**Exercise goal**: Each line of the records containing "length" is to be copied out and returned.

**Available data**:

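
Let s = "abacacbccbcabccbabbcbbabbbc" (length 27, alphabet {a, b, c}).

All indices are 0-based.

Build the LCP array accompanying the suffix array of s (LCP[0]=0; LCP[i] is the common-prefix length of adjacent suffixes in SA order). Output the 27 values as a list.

rank | idx | suffix
   0 |   0 | abacacbccbcabccbabbcbbabbbc
   1 |  22 | abbbc
   2 |  16 | abbcbbabbbc
   3 |  11 | abccbabbcbbabbbc
   4 |   2 | acacbccbcabccbabbcbbabbbc
   5 |   4 | acbccbcabccbabbcbbabbbc
   6 |  21 | babbbc
   7 |  15 | babbcbbabbbc
   8 |   1 | bacacbccbcabccbabbcbbabbbc
   9 |  20 | bbabbbc
  10 |  23 | bbbc
  11 |  24 | bbc
  12 |  17 | bbcbbabbbc
  13 |  25 | bc
  14 |   9 | bcabccbabbcbbabbbc
  15 |  18 | bcbbabbbc
  16 |  12 | bccbabbcbbabbbc
  17 |   6 | bccbcabccbabbcbbabbbc
  18 |  26 | c
  19 |  10 | cabccbabbcbbabbbc
  20 |   3 | cacbccbcabccbabbcbbabbbc
  21 |  14 | cbabbcbbabbbc
  22 |  19 | cbbabbbc
  23 |   8 | cbcabccbabbcbbabbbc
  24 |   5 | cbccbcabccbabbcbbabbbc
  25 |  13 | ccbabbcbbabbbc
  26 |   7 | ccbcabccbabbcbbabbbc

SA = [0, 22, 16, 11, 2, 4, 21, 15, 1, 20, 23, 24, 17, 25, 9, 18, 12, 6, 26, 10, 3, 14, 19, 8, 5, 13, 7]
[i] adj suffixes → lcp
  [1] 0/22 → 2 ('ab')
  [2] 22/16 → 3 ('abb')
  [3] 16/11 → 2 ('ab')
  [4] 11/2 → 1 ('a')
  [5] 2/4 → 2 ('ac')
  [6] 4/21 → 0 ('')
  [7] 21/15 → 4 ('babb')
  [8] 15/1 → 2 ('ba')
  [9] 1/20 → 1 ('b')
  [10] 20/23 → 2 ('bb')
  [11] 23/24 → 2 ('bb')
  [12] 24/17 → 3 ('bbc')
  [13] 17/25 → 1 ('b')
  [14] 25/9 → 2 ('bc')
  [15] 9/18 → 2 ('bc')
  [16] 18/12 → 2 ('bc')
  [17] 12/6 → 4 ('bccb')
  [18] 6/26 → 0 ('')
  [19] 26/10 → 1 ('c')
  [20] 10/3 → 2 ('ca')
  [21] 3/14 → 1 ('c')
  [22] 14/19 → 2 ('cb')
  [23] 19/8 → 2 ('cb')
  [24] 8/5 → 3 ('cbc')
  [25] 5/13 → 1 ('c')
  [26] 13/7 → 3 ('ccb')

[0, 2, 3, 2, 1, 2, 0, 4, 2, 1, 2, 2, 3, 1, 2, 2, 2, 4, 0, 1, 2, 1, 2, 2, 3, 1, 3]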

**The completed task**:
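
Let s = "abacacbccbcabccbabbcbbabbbc" (length 27, alphabet {a, b, c}).
Build the LCP array accompanying the suffix array of s (LCP[0]=0; LCP[i] is the common-prefix length of adjacent suffixes in SA order). Output the 27 values as a list.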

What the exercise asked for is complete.